The records that follow are to be reproduced verbatim.

*Records from a data source*
-*-
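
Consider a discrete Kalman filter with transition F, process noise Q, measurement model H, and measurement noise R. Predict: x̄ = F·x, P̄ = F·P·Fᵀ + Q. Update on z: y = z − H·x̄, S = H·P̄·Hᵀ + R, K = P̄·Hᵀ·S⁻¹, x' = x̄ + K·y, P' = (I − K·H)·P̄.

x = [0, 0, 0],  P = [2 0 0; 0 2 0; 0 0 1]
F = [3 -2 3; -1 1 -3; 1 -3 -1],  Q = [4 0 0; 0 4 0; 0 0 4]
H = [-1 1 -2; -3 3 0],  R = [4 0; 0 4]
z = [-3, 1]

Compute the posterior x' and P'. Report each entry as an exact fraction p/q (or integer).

x̄ = F·x = [0, 0, 0]
P̄ = F·P·Fᵀ + Q = [39 -19 15; -19 17 -5; 15 -5 25]
y = z − H·x̄ = [-3, 1]
S = H·P̄·Hᵀ + R = [278 402; 402 850]
K = P̄·Hᵀ·S⁻¹ = [-1213/18674 -3249/18674; -1079/18674 2883/18674; -8845/18674 2865/18674]
x' = x̄ + K·y = [195/9337, 3060/9337, 14700/9337]
P' = (I − K·H)·P̄ = [28108/9337 25942/9337 130/9337; 25942/9337 27864/9337 2040/9337; 130/9337 2040/9337 9800/9337]

x' = [195/9337, 3060/9337, 14700/9337]
P' = [28108/9337 25942/9337 130/9337; 25942/9337 27864/9337 2040/9337; 130/9337 2040/9337 9800/9337]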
-*-
*Output for this task*
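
Consider a discrete Kalman filter with transition F, process noise Q, measurement model H, and measurement noise R. Predict: x̄ = F·x, P̄ = F·P·Fᵀ + Q. Update on z: y = z − H·x̄, S = H·P̄·Hᵀ + R, K = P̄·Hᵀ·S⁻¹, x' = x̄ + K·y, P' = (I − K·H)·P̄.

x = [0, 0, 0],  P = [2 0 0; 0 2 0; 0 0 1]
F = [3 -2 3; -1 1 -3; 1 -3 -1],  Q = [4 0 0; 0 4 0; 0 0 4]
H = [-1 1 -2; -3 3 0],  R = [4 0; 0 4]
z = [-3, 1]

Compute the posterior x' and P'. Report each entry as an exact fraction p/q (or integer).

x̄ = F·x = [0, 0, 0]
P̄ = F·P·Fᵀ + Q = [39 -19 15; -19 17 -5; 15 -5 25]
y = z − H·x̄ = [-3, 1]
S = H·P̄·Hᵀ + R = [278 402; 402 850]
K = P̄·Hᵀ·S⁻¹ = [-1213/18674 -3249/18674; -1079/18674 2883/18674; -8845/18674 2865/18674]
x' = x̄ + K·y = [195/9337, 3060/9337, 14700/9337]
P' = (I − K·H)·P̄ = [28108/9337 25942/9337 130/9337; 25942/9337 27864/9337 2040/9337; 130/9337 2040/9337 9800/9337]

x' = [195/9337, 3060/9337, 14700/9337]
P' = [28108/9337 25942/9337 130/9337; 25942/9337 27864/9337 2040/9337; 130/9337 2040/9337 9800/9337]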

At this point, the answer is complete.